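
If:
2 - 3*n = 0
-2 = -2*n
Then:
No Solution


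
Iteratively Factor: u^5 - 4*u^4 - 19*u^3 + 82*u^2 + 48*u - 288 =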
┄┄┄┄┄┄┄┄┄┄
In full and word for word, write out the data above.

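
If:
2 - 3*n = 0
-2 = -2*n
Then:
No Solution


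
Iteratively Factor: u^5 - 4*u^4 - 19*u^3 + 82*u^2 + 48*u - 288 =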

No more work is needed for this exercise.